## Activity
Retype all of the records precisely.

[[ Information supplied, beginning ]]

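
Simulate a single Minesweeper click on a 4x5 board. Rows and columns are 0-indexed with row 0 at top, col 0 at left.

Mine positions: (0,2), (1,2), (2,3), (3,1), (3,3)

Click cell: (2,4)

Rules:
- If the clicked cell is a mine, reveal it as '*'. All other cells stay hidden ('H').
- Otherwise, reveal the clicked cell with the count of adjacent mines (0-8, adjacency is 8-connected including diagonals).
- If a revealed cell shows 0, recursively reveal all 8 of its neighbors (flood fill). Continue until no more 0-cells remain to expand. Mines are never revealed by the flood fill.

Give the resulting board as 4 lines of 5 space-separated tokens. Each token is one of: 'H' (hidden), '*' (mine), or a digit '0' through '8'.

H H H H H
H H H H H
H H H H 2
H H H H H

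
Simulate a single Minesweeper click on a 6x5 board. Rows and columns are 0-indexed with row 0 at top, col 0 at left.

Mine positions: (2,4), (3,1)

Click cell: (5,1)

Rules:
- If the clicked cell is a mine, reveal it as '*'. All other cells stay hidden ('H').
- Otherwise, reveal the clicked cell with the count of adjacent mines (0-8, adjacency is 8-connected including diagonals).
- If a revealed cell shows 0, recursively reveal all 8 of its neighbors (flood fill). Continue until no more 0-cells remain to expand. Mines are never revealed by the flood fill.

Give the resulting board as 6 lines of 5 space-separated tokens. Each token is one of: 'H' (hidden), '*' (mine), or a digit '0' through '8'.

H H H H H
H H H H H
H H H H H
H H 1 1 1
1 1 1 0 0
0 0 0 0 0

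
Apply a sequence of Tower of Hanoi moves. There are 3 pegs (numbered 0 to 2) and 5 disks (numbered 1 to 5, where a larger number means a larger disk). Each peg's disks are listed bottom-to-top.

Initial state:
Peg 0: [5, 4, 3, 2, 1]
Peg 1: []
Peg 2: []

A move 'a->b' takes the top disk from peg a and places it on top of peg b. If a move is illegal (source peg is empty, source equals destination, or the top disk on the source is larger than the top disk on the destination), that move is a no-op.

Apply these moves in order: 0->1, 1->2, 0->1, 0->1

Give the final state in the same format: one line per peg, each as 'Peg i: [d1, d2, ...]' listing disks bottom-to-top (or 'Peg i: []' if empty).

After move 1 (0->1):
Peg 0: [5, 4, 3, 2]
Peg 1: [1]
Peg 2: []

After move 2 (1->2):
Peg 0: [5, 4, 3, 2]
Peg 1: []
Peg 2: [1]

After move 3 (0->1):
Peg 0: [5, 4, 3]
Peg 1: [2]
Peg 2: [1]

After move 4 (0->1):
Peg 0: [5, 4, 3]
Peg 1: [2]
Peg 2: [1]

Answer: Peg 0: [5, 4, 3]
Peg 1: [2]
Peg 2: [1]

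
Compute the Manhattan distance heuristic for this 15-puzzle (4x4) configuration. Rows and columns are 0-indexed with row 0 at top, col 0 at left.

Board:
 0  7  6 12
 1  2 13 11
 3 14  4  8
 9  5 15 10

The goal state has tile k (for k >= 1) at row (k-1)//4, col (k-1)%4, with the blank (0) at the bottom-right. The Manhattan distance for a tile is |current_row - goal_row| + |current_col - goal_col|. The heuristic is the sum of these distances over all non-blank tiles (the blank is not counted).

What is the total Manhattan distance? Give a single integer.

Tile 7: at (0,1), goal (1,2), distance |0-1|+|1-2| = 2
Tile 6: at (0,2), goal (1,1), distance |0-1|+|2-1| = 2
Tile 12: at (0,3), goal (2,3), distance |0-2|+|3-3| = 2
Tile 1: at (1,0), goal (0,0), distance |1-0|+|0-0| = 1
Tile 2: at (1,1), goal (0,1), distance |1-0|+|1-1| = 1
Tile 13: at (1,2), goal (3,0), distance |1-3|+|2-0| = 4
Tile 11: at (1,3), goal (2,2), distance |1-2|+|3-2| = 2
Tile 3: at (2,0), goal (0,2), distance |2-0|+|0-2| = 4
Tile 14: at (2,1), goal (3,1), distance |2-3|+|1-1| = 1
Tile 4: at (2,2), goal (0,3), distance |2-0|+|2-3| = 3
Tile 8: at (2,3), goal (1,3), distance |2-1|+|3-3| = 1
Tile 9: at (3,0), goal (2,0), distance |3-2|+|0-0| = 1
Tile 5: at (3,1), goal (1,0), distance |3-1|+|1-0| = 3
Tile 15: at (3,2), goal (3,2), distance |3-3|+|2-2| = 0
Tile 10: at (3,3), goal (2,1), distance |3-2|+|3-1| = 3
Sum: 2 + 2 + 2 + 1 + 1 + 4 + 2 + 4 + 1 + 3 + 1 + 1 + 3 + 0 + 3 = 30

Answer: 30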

[[ Information supplied, end ]]

## Final answer
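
Simulate a single Minesweeper click on a 4x5 board. Rows and columns are 0-indexed with row 0 at top, col 0 at left.

Mine positions: (0,2), (1,2), (2,3), (3,1), (3,3)

Click cell: (2,4)

Rules:
- If the clicked cell is a mine, reveal it as '*'. All other cells stay hidden ('H').
- Otherwise, reveal the clicked cell with the count of adjacent mines (0-8, adjacency is 8-connected including diagonals).
- If a revealed cell shows 0, recursively reveal all 8 of its neighbors (flood fill). Continue until no more 0-cells remain to expand. Mines are never revealed by the flood fill.

Give the resulting board as 4 lines of 5 space-separated tokens. Each token is one of: 'H' (hidden), '*' (mine), or a digit '0' through '8'.

H H H H H
H H H H H
H H H H 2
H H H H H

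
Simulate a single Minesweeper click on a 6x5 board. Rows and columns are 0-indexed with row 0 at top, col 0 at left.

Mine positions: (2,4), (3,1)

Click cell: (5,1)

Rules:
- If the clicked cell is a mine, reveal it as '*'. All other cells stay hidden ('H').
- Otherwise, reveal the clicked cell with the count of adjacent mines (0-8, adjacency is 8-connected including diagonals).
- If a revealed cell shows 0, recursively reveal all 8 of its neighbors (flood fill). Continue until no more 0-cells remain to expand. Mines are never revealed by the flood fill.

Give the resulting board as 6 lines of 5 space-separated tokens. Each token is one of: 'H' (hidden), '*' (mine), or a digit '0' through '8'.

H H H H H
H H H H H
H H H H H
H H 1 1 1
1 1 1 0 0
0 0 0 0 0

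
Apply a sequence of Tower of Hanoi moves. There are 3 pegs (numbered 0 to 2) and 5 disks (numbered 1 to 5, where a larger number means a larger disk). Each peg's disks are listed bottom-to-top.

Initial state:
Peg 0: [5, 4, 3, 2, 1]
Peg 1: []
Peg 2: []

A move 'a->b' takes the top disk from peg a and places it on top of peg b. If a move is illegal (source peg is empty, source equals destination, or the top disk on the source is larger than the top disk on the destination), that move is a no-op.

Apply these moves in order: 0->1, 1->2, 0->1, 0->1

Give the final state in the same format: one line per peg, each as 'Peg i: [d1, d2, ...]' listing disks bottom-to-top (or 'Peg i: []' if empty).

After move 1 (0->1):
Peg 0: [5, 4, 3, 2]
Peg 1: [1]
Peg 2: []

After move 2 (1->2):
Peg 0: [5, 4, 3, 2]
Peg 1: []
Peg 2: [1]

After move 3 (0->1):
Peg 0: [5, 4, 3]
Peg 1: [2]
Peg 2: [1]

After move 4 (0->1):
Peg 0: [5, 4, 3]
Peg 1: [2]
Peg 2: [1]

Answer: Peg 0: [5, 4, 3]
Peg 1: [2]
Peg 2: [1]

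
Compute the Manhattan distance heuristic for this 15-puzzle (4x4) configuration. Rows and columns are 0-indexed with row 0 at top, col 0 at left.

Board:
 0  7  6 12
 1  2 13 11
 3 14  4  8
 9  5 15 10

The goal state has tile k (for k >= 1) at row (k-1)//4, col (k-1)%4, with the blank (0) at the bottom-right. The Manhattan distance for a tile is |current_row - goal_row| + |current_col - goal_col|. The heuristic is the sum of these distances over all non-blank tiles (the blank is not counted).

What is the total Manhattan distance? Give a single integer.

Tile 7: at (0,1), goal (1,2), distance |0-1|+|1-2| = 2
Tile 6: at (0,2), goal (1,1), distance |0-1|+|2-1| = 2
Tile 12: at (0,3), goal (2,3), distance |0-2|+|3-3| = 2
Tile 1: at (1,0), goal (0,0), distance |1-0|+|0-0| = 1
Tile 2: at (1,1), goal (0,1), distance |1-0|+|1-1| = 1
Tile 13: at (1,2), goal (3,0), distance |1-3|+|2-0| = 4
Tile 11: at (1,3), goal (2,2), distance |1-2|+|3-2| = 2
Tile 3: at (2,0), goal (0,2), distance |2-0|+|0-2| = 4
Tile 14: at (2,1), goal (3,1), distance |2-3|+|1-1| = 1
Tile 4: at (2,2), goal (0,3), distance |2-0|+|2-3| = 3
Tile 8: at (2,3), goal (1,3), distance |2-1|+|3-3| = 1
Tile 9: at (3,0), goal (2,0), distance |3-2|+|0-0| = 1
Tile 5: at (3,1), goal (1,0), distance |3-1|+|1-0| = 3
Tile 15: at (3,2), goal (3,2), distance |3-3|+|2-2| = 0
Tile 10: at (3,3), goal (2,1), distance |3-2|+|3-1| = 3
Sum: 2 + 2 + 2 + 1 + 1 + 4 + 2 + 4 + 1 + 3 + 1 + 1 + 3 + 0 + 3 = 30

Answer: 30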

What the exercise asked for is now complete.